**WHAT IS EXPECTED**
Which lines run from the one containing "A drone pilot" to the end of the entries? Copy them exactly, both ends included, and give nothing else.

**RECORDS PROVIDED**
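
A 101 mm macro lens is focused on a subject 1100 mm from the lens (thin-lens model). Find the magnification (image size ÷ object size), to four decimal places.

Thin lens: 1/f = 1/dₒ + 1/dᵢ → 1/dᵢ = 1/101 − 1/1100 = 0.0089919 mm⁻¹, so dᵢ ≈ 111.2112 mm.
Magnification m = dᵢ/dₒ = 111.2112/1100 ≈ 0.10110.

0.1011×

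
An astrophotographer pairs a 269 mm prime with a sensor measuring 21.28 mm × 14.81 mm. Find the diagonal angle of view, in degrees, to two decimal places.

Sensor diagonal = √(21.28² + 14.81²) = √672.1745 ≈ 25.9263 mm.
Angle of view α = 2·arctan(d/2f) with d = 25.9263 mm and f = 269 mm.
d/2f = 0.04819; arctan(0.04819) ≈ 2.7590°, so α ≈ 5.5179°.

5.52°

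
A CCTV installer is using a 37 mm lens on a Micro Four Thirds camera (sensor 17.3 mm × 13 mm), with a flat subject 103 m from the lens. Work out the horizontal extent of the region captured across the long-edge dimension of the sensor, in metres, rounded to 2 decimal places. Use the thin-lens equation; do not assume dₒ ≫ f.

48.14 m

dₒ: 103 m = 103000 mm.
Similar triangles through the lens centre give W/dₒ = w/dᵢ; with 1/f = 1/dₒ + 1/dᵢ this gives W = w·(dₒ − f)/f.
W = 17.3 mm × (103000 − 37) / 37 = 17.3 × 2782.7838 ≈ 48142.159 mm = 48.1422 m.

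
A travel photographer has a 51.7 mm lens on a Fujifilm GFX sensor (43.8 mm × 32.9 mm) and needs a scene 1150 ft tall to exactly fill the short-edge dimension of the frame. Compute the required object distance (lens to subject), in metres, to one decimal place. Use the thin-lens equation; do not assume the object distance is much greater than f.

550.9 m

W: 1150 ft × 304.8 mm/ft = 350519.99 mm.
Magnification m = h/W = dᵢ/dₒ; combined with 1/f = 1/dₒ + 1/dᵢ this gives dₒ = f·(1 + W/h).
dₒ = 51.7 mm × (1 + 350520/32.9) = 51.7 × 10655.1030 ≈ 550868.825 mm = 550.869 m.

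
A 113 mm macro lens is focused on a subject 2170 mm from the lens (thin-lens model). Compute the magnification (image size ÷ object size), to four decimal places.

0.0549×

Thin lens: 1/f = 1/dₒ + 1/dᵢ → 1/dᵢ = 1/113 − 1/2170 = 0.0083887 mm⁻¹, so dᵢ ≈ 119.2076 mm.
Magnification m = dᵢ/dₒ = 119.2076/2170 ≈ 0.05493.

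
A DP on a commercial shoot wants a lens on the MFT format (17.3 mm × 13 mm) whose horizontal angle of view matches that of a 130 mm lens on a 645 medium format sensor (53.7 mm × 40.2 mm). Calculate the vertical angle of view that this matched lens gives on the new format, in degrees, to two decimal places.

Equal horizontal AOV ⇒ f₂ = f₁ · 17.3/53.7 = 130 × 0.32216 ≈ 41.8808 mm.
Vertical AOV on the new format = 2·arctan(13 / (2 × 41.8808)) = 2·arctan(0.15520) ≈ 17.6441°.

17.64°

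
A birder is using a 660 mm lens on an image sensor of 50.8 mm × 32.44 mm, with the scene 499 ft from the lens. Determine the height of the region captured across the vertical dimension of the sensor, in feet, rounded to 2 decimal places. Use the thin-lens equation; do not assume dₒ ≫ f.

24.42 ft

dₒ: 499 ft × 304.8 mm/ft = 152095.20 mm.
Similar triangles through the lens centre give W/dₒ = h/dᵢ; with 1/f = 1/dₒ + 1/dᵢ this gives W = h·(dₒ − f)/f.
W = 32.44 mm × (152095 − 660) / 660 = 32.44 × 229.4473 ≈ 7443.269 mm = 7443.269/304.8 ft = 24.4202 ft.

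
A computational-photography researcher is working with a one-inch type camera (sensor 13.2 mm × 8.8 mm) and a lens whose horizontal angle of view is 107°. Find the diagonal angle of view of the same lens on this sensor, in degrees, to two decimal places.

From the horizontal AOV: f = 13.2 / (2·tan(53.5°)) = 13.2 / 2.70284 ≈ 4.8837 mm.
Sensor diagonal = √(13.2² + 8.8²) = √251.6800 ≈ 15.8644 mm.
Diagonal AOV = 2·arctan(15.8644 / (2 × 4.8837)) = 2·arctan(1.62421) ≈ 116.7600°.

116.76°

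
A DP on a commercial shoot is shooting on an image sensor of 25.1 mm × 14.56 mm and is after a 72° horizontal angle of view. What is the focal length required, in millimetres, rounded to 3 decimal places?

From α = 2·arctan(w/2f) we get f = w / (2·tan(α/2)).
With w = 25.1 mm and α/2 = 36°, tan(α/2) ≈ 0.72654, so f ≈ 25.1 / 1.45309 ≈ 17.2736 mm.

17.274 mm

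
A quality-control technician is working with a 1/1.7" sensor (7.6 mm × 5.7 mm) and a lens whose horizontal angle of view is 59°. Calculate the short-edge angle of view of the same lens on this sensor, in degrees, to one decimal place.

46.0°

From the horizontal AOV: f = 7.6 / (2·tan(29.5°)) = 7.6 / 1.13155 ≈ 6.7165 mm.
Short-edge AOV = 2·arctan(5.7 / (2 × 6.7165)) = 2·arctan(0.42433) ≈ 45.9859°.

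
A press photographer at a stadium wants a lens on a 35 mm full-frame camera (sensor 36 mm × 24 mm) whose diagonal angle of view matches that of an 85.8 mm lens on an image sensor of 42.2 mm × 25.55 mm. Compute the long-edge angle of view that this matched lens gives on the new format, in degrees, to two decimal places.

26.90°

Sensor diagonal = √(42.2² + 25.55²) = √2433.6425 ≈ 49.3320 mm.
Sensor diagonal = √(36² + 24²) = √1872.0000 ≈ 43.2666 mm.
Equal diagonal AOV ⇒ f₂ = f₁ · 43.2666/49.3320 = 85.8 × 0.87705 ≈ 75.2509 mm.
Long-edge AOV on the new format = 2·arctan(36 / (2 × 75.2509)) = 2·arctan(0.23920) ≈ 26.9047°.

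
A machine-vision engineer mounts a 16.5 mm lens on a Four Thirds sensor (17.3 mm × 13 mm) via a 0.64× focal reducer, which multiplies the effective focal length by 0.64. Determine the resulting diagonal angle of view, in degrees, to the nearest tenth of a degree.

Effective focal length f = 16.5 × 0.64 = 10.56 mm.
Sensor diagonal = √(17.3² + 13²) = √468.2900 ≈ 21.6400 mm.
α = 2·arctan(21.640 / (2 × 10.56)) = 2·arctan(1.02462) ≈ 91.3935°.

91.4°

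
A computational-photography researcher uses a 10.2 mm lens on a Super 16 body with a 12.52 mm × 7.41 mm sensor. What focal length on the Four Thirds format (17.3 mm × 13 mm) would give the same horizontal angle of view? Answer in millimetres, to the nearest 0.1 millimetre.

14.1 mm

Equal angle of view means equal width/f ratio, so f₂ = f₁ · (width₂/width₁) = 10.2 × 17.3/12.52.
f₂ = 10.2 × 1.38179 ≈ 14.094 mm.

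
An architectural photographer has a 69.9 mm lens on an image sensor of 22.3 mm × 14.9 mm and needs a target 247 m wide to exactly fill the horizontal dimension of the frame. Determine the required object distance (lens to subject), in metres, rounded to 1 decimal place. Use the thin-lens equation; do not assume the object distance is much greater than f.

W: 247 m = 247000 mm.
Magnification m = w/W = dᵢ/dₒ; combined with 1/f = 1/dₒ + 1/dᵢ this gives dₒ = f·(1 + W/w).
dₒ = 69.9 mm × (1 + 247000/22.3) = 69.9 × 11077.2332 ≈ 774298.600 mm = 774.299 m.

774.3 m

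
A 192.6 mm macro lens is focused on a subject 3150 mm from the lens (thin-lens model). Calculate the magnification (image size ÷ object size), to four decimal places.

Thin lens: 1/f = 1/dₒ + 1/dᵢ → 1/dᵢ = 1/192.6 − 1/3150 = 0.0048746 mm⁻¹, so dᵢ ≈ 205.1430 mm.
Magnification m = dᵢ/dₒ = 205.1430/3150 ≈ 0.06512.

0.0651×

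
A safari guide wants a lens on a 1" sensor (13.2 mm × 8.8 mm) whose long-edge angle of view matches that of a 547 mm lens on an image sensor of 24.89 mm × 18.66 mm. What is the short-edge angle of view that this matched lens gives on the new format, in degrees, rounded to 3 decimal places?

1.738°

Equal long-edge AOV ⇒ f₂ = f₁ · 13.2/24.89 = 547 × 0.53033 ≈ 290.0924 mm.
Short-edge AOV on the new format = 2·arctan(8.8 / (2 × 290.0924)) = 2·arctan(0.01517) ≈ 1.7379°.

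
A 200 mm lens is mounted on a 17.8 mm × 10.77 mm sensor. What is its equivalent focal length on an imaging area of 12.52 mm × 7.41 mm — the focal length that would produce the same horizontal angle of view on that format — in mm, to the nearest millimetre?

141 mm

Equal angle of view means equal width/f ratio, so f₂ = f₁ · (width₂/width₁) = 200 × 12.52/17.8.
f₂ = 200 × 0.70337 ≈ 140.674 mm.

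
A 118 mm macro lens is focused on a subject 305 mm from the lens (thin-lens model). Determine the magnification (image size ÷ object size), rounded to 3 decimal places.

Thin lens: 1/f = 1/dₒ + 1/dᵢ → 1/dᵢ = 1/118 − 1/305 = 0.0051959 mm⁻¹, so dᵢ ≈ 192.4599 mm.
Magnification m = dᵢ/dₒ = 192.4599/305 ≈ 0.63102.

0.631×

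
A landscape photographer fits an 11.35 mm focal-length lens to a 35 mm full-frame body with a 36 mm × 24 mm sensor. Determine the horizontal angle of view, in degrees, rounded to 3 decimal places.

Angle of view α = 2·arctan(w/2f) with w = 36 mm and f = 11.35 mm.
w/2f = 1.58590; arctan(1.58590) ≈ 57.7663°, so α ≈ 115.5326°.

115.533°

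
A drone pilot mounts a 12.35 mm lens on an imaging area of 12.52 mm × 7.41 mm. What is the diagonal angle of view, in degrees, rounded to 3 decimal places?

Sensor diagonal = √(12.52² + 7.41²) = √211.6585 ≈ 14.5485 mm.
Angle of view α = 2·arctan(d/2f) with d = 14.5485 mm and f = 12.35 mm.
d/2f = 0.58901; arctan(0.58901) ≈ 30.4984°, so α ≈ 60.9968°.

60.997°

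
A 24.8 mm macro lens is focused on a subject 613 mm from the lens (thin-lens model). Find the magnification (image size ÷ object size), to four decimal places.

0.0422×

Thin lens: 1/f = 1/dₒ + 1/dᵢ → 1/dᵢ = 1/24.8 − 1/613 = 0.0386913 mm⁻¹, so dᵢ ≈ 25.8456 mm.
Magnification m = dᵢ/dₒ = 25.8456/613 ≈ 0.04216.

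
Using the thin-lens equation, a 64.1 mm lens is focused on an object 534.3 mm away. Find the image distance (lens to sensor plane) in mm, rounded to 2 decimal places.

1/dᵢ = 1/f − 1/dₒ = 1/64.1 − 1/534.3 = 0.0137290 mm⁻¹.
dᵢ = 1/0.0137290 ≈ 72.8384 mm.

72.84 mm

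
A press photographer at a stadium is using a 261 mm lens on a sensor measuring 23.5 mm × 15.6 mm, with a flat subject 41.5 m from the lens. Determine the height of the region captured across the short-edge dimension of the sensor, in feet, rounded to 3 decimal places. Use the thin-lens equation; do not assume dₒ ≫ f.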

**RESULT OF THE TASK**
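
A drone pilot mounts a 12.35 mm lens on an imaging area of 12.52 mm × 7.41 mm. What is the diagonal angle of view, in degrees, rounded to 3 decimal places?

Sensor diagonal = √(12.52² + 7.41²) = √211.6585 ≈ 14.5485 mm.
Angle of view α = 2·arctan(d/2f) with d = 14.5485 mm and f = 12.35 mm.
d/2f = 0.58901; arctan(0.58901) ≈ 30.4984°, so α ≈ 60.9968°.

60.997°

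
A 24.8 mm macro lens is focused on a subject 613 mm from the lens (thin-lens model). Find the magnification (image size ÷ object size), to four decimal places.

0.0422×

Thin lens: 1/f = 1/dₒ + 1/dᵢ → 1/dᵢ = 1/24.8 − 1/613 = 0.0386913 mm⁻¹, so dᵢ ≈ 25.8456 mm.
Magnification m = dᵢ/dₒ = 25.8456/613 ≈ 0.04216.

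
Using the thin-lens equation, a 64.1 mm lens is focused on an object 534.3 mm away. Find the image distance (lens to sensor plane) in mm, rounded to 2 decimal places.

1/dᵢ = 1/f − 1/dₒ = 1/64.1 − 1/534.3 = 0.0137290 mm⁻¹.
dᵢ = 1/0.0137290 ≈ 72.8384 mm.

72.84 mm

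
A press photographer at a stadium is using a 261 mm lens on a sensor measuring 23.5 mm × 15.6 mm, with a flat subject 41.5 m from the lens. Determine the height of the region captured across the short-edge dimension of the sensor, in feet, rounded to 3 decimal places. Use the thin-lens equation; do not assume dₒ ≫ f.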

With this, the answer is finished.